WORK INSTRUCTION:
Up to and including the line with "Answer: -26937505319/588424357 ≈ -45.779", restate the records below word for word, beginning with their first line.

++++++++++

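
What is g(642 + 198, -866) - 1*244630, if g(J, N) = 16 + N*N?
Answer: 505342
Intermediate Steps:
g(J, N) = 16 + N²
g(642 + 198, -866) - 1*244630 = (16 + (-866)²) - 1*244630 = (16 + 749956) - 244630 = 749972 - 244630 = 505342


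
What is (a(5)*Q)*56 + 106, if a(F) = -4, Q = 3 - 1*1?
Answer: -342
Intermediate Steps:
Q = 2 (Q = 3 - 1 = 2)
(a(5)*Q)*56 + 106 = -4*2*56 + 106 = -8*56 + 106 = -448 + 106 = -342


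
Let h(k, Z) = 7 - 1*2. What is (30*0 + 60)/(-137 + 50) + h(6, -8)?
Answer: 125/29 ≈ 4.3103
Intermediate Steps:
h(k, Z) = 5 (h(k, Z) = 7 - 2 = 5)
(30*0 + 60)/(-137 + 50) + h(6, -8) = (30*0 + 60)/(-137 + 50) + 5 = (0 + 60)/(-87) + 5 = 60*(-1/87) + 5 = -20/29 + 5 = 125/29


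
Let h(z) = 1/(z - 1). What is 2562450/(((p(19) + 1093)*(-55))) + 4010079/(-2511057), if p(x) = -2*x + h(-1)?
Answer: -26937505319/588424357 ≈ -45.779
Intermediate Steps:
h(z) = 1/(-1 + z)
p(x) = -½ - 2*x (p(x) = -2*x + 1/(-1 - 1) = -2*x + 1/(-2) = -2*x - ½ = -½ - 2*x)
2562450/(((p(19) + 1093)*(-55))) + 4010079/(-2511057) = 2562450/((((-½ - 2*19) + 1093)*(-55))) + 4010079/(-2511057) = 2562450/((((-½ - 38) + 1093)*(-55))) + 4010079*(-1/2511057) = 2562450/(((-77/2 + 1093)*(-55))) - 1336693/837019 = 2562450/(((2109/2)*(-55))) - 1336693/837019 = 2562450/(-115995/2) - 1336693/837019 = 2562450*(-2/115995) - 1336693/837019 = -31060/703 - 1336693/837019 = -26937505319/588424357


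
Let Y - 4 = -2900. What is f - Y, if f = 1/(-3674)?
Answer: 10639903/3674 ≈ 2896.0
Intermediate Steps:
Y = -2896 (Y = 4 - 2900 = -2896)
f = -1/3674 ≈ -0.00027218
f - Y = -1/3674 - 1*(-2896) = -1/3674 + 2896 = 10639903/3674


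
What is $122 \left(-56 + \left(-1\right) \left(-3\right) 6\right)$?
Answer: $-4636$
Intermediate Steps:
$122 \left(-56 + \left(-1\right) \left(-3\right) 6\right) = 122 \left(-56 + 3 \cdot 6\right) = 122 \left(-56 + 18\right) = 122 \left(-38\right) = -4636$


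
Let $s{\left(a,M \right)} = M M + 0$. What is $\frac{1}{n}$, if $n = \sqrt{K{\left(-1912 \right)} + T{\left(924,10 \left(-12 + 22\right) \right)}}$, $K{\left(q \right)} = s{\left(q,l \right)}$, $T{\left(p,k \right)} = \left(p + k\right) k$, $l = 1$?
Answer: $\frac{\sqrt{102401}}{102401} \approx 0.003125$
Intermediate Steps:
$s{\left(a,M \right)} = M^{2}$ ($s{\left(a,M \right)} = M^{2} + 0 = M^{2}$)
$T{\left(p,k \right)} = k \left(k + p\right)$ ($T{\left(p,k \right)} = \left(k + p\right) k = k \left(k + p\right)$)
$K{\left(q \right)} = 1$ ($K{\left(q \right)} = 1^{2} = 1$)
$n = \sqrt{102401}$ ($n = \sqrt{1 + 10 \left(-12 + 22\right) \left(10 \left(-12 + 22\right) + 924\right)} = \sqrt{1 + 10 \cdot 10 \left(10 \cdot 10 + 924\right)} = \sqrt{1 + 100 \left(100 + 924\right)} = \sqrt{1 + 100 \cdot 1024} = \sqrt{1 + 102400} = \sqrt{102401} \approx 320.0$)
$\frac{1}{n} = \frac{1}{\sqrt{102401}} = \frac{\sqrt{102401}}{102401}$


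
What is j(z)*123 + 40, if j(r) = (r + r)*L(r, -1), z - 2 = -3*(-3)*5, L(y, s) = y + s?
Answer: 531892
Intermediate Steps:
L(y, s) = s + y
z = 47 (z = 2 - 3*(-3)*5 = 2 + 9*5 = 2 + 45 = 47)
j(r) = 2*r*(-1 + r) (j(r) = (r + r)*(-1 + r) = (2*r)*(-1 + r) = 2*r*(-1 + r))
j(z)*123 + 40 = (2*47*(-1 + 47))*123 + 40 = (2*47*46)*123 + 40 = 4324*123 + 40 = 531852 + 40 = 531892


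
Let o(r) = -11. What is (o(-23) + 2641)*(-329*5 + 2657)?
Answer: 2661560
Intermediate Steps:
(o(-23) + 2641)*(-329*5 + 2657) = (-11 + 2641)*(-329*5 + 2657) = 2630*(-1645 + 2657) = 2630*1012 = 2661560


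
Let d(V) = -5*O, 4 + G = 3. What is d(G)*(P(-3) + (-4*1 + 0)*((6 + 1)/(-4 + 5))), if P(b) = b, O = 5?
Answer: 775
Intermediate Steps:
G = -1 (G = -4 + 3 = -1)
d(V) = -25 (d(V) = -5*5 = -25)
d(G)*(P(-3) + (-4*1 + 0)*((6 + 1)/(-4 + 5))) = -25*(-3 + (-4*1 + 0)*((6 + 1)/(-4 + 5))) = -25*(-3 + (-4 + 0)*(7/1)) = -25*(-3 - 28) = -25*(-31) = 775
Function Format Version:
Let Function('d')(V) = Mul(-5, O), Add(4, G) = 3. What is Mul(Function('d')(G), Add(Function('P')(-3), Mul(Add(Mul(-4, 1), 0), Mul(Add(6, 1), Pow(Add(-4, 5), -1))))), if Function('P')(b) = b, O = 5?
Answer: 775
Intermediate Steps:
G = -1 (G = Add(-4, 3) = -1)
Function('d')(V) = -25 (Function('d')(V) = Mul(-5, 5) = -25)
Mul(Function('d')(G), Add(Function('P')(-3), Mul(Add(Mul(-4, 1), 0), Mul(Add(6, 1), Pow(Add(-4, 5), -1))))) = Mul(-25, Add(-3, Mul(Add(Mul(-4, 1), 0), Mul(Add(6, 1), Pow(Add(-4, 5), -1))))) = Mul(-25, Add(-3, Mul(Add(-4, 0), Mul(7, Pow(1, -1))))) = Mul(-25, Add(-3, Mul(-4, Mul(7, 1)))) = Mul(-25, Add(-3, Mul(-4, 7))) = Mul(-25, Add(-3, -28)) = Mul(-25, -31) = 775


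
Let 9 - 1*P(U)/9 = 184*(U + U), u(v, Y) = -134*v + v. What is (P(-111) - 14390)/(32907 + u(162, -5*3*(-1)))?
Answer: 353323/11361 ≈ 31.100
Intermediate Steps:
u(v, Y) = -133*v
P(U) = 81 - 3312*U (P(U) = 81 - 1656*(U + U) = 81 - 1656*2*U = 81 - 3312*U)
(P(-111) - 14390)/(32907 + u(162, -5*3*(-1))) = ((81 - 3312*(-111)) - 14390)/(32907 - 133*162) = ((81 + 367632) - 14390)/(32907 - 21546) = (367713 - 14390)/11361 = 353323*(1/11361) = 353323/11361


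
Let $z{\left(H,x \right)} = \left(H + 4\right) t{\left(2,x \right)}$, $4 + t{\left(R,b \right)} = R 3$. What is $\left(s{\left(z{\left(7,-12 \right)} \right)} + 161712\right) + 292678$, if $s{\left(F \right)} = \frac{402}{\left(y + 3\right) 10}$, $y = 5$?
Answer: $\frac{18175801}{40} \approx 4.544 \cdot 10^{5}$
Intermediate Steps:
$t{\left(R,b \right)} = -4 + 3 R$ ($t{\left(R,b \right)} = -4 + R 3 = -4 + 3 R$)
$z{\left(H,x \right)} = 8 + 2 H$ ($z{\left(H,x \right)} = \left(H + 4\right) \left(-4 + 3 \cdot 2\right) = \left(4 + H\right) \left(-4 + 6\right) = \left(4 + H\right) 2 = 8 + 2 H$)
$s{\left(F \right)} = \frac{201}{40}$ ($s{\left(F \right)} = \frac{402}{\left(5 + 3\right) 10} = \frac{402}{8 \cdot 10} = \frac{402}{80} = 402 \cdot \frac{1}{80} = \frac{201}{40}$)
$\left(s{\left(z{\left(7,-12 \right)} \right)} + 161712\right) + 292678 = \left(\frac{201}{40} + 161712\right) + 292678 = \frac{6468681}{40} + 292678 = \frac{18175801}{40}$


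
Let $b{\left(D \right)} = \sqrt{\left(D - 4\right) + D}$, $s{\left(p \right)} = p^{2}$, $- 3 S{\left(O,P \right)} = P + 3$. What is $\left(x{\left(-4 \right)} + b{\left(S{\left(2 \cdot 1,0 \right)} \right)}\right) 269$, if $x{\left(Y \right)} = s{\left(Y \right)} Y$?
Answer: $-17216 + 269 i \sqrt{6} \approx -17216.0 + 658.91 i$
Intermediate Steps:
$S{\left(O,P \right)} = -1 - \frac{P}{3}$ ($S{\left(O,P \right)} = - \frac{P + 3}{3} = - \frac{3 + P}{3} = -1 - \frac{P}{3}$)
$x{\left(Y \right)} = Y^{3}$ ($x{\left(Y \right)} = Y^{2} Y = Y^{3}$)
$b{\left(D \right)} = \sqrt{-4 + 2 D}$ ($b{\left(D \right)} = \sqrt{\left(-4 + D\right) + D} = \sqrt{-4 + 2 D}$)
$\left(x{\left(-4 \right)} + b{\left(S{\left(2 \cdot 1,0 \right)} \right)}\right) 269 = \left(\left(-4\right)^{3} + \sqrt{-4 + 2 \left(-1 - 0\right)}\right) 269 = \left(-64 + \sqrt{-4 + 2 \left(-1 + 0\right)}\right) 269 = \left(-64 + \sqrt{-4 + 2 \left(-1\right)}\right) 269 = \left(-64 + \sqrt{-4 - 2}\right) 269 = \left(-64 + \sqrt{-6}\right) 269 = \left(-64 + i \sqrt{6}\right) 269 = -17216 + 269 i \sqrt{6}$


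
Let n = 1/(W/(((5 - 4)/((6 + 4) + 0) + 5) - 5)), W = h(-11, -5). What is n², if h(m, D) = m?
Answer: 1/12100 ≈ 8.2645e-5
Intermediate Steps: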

++++++++++

ANSWER:
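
What is g(642 + 198, -866) - 1*244630, if g(J, N) = 16 + N*N?
Answer: 505342
Intermediate Steps:
g(J, N) = 16 + N²
g(642 + 198, -866) - 1*244630 = (16 + (-866)²) - 1*244630 = (16 + 749956) - 244630 = 749972 - 244630 = 505342


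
What is (a(5)*Q)*56 + 106, if a(F) = -4, Q = 3 - 1*1?
Answer: -342
Intermediate Steps:
Q = 2 (Q = 3 - 1 = 2)
(a(5)*Q)*56 + 106 = -4*2*56 + 106 = -8*56 + 106 = -448 + 106 = -342


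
Let h(k, Z) = 7 - 1*2. What is (30*0 + 60)/(-137 + 50) + h(6, -8)?
Answer: 125/29 ≈ 4.3103
Intermediate Steps:
h(k, Z) = 5 (h(k, Z) = 7 - 2 = 5)
(30*0 + 60)/(-137 + 50) + h(6, -8) = (30*0 + 60)/(-137 + 50) + 5 = (0 + 60)/(-87) + 5 = 60*(-1/87) + 5 = -20/29 + 5 = 125/29


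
Let h(z) = 1/(z - 1). What is 2562450/(((p(19) + 1093)*(-55))) + 4010079/(-2511057), if p(x) = -2*x + h(-1)?
Answer: -26937505319/588424357 ≈ -45.779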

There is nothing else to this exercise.